PROBLEM STATEMENT — Each entry needs to be reproduced exactly as it is.

* * * * *

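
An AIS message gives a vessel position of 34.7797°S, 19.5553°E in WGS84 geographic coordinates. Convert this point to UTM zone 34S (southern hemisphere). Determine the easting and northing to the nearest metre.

E 367811 m, N 6150436 m

Zone 34 central meridian λ₀ = 6×34 − 183 = 21°; Δλ = -1.4447°.
Transverse Mercator on WGS84 with k₀ = 0.9996 gives E = 367811.451 m, N = 6150436.166 m.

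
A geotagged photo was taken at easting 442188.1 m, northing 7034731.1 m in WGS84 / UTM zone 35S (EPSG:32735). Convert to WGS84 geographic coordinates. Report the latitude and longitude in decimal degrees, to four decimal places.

Zone 35S: λ₀ = 27°, k₀ = 0.9996, false easting 500000 m, false northing 10000000 m.
Meridian distance M = (N − FN)/k₀ = -2966455.5 m.
Inverse transverse Mercator on WGS84 gives φ = -26.80770004°, λ = 26.41830014°.

lat -26.8077°, lon 26.4183°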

* * * * *

RESPONSE TO THIS TASK —
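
An AIS message gives a vessel position of 34.7797°S, 19.5553°E in WGS84 geographic coordinates. Convert this point to UTM zone 34S (southern hemisphere). Determine the easting and northing to the nearest metre.

E 367811 m, N 6150436 m

Zone 34 central meridian λ₀ = 6×34 − 183 = 21°; Δλ = -1.4447°.
Transverse Mercator on WGS84 with k₀ = 0.9996 gives E = 367811.451 m, N = 6150436.166 m.

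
A geotagged photo was taken at easting 442188.1 m, northing 7034731.1 m in WGS84 / UTM zone 35S (EPSG:32735). Convert to WGS84 geographic coordinates. Report the latitude and longitude in decimal degrees, to four decimal places.

Zone 35S: λ₀ = 27°, k₀ = 0.9996, false easting 500000 m, false northing 10000000 m.
Meridian distance M = (N − FN)/k₀ = -2966455.5 m.
Inverse transverse Mercator on WGS84 gives φ = -26.80770004°, λ = 26.41830014°.

lat -26.8077°, lon 26.4183°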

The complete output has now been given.